_Directions for this task:_ Nothing in the data below may be left out; return all of it exactly.

_Records provided:_
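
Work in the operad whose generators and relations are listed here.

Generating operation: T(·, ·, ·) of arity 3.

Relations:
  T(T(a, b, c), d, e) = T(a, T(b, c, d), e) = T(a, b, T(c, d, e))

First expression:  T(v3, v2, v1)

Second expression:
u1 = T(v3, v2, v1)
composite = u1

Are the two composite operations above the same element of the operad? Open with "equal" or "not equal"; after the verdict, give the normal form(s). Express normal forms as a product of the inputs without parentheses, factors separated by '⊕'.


equal; the common form is v3 ⊕ v2 ⊕ v1

Normal form of the first expression: v3 ⊕ v2 ⊕ v1
Normal form of the second expression: v3 ⊕ v2 ⊕ v1
Both agree, so they are equal.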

_Exercise result:_
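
Work in the operad whose generators and relations are listed here.

Generating operation: T(·, ·, ·) of arity 3.

Relations:
  T(T(a, b, c), d, e) = T(a, T(b, c, d), e) = T(a, b, T(c, d, e))

First expression:  T(v3, v2, v1)

Second expression:
u1 = T(v3, v2, v1)
composite = u1

Are the two composite operations above the same element of the operad? Open with "equal" or "not equal"; after the verdict, give the normal form(s). Express normal forms as a product of the inputs without parentheses, factors separated by '⊕'.


equal; the common form is v3 ⊕ v2 ⊕ v1

Normal form of the first expression: v3 ⊕ v2 ⊕ v1
Normal form of the second expression: v3 ⊕ v2 ⊕ v1
Both agree, so they are equal.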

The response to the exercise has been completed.